The problem: Copy each line of the following data that contains "bidder".

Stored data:
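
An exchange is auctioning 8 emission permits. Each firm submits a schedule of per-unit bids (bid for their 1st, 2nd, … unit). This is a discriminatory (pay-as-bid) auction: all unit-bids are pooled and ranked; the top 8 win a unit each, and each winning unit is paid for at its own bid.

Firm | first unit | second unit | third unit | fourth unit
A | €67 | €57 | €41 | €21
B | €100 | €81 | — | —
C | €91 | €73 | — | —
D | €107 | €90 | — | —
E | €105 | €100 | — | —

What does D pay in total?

Merging the schedules and taking the best 8: 107 (D-1), 105 (E-1), 100 (B-1), 100 (E-2), 91 (C-1), 90 (D-2), 81 (B-2), 73 (C-2)
Next rejected bid: €67 (not a price — pay-as-bid).
D's winning unit-bids: 107 + 90 = €197.

D pays €197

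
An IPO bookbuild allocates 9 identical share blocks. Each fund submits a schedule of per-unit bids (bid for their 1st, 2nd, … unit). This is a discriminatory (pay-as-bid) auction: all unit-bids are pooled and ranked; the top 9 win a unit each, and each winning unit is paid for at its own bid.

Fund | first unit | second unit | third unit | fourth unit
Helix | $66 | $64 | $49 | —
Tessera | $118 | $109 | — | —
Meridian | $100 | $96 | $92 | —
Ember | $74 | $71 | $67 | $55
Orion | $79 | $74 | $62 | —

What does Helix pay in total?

Helix pays $0

Merging the schedules and taking the best 9: 118 (Tessera-1), 109 (Tessera-2), 100 (Meridian-1), 96 (Meridian-2), 92 (Meridian-3), 79 (Orion-1), 74 (Ember-1), 74 (Orion-2), 71 (Ember-2)
Next rejected bid: $67 (not a price — pay-as-bid).
Helix wins no units.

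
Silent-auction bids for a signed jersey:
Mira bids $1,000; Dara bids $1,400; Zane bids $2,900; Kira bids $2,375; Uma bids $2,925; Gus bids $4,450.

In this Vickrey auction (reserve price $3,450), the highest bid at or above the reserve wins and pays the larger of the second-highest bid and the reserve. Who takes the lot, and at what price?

Bids ranked: 4,450 (Gus) > 2,925 (Uma) > 2,900 (Zane) > 2,375 (Kira) > 1,400 (Dara) > 1,000 (Mira)
Highest eligible bid: Gus at $4,450.
max(second-highest $2,925, reserve $3,450) = $3,450.

Gus pays $3,450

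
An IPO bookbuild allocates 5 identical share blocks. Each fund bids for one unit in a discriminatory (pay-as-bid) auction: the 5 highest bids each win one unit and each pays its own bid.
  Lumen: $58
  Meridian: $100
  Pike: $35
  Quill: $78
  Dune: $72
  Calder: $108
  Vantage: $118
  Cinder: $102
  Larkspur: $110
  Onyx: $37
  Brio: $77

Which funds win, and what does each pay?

Sorting: 118 (Vantage), 110 (Larkspur), 108 (Calder), 102 (Cinder), 100 (Meridian), 78 (Quill), 77 (Brio), …
Winners (5 units): Vantage, Larkspur, Calder, Cinder, Meridian.
Each winner pays its own bid: Vantage $118, Larkspur $110, Calder $108, Cinder $102, Meridian $100.

Vantage $118, Larkspur $110, Calder $108, Cinder $102, Meridian $100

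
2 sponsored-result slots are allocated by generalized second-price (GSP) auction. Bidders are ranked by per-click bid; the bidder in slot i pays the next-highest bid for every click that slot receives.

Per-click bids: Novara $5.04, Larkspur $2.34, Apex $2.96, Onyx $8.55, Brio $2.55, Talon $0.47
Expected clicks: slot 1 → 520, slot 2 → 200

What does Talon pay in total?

Sorting advertisers: $8.55 (Onyx) > $5.04 (Novara) > $2.96 (Apex) > …
Talon ranks below slot 2 → no slot, pays nothing.

Talon pays $0.00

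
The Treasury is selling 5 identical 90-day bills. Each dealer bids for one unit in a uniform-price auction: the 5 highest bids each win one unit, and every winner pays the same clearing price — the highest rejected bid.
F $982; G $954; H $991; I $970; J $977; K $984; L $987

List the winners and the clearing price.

H, L, K, F, J; each pays $970

Sorting: 991 (H), 987 (L), 984 (K), 982 (F), 977 (J), 970 (I), 954 (G)
Top 5: H, L, K, F, J.
Clearing price = highest rejected bid = $970.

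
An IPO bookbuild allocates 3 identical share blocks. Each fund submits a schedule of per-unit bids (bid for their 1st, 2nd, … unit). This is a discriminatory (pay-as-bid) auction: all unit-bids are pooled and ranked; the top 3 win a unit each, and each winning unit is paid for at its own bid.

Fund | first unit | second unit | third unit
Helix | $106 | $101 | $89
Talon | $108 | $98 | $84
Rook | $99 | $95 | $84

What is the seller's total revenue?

Total revenue: $315

Merging the schedules and taking the best 3: 108 (Talon-1), 106 (Helix-1), 101 (Helix-2)
Next rejected bid: $99 (not a price — pay-as-bid).
Each winning unit pays its own bid.
Revenue = 108 + 106 + 101 = $315.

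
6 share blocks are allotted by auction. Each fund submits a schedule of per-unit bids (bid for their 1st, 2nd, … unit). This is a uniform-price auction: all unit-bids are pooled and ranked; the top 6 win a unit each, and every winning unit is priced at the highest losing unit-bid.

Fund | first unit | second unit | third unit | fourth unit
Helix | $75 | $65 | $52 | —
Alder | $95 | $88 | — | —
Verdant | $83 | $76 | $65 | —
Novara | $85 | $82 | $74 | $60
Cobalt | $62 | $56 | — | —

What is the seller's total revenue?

Pooled unit-bids ranked (top 6): 95 (Alder-1), 88 (Alder-2), 85 (Novara-1), 83 (Verdant-1), 82 (Novara-2), 76 (Verdant-2)
The (k+1)-th unit-bid is $75.
Allocation: Alder 2, Novara 2, Verdant 2. Every unit priced at $75.
Revenue = 6 × 75 = $450.

Total revenue: $450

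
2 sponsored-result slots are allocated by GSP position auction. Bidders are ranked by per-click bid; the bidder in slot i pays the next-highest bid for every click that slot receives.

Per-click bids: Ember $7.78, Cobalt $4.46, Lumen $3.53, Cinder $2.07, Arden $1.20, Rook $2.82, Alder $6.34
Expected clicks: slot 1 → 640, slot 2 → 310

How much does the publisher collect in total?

Total revenue: $5440.20

Ranked by bid: $7.78 (Ember) > $6.34 (Alder) > $4.46 (Cobalt) > …
Slot 1: Ember pays $6.34 × 640 = $4057.60
Slot 2: Alder pays $4.46 × 310 = $1382.60
Total = $5440.20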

Task answer:
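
2 sponsored-result slots are allocated by generalized second-price (GSP) auction. Bidders are ranked by per-click bid; the bidder in slot i pays the next-highest bid for every click that slot receives.
2 sponsored-result slots are allocated by GSP position auction. Bidders are ranked by per-click bid; the bidder in slot i pays the next-highest bid for every click that slot receives.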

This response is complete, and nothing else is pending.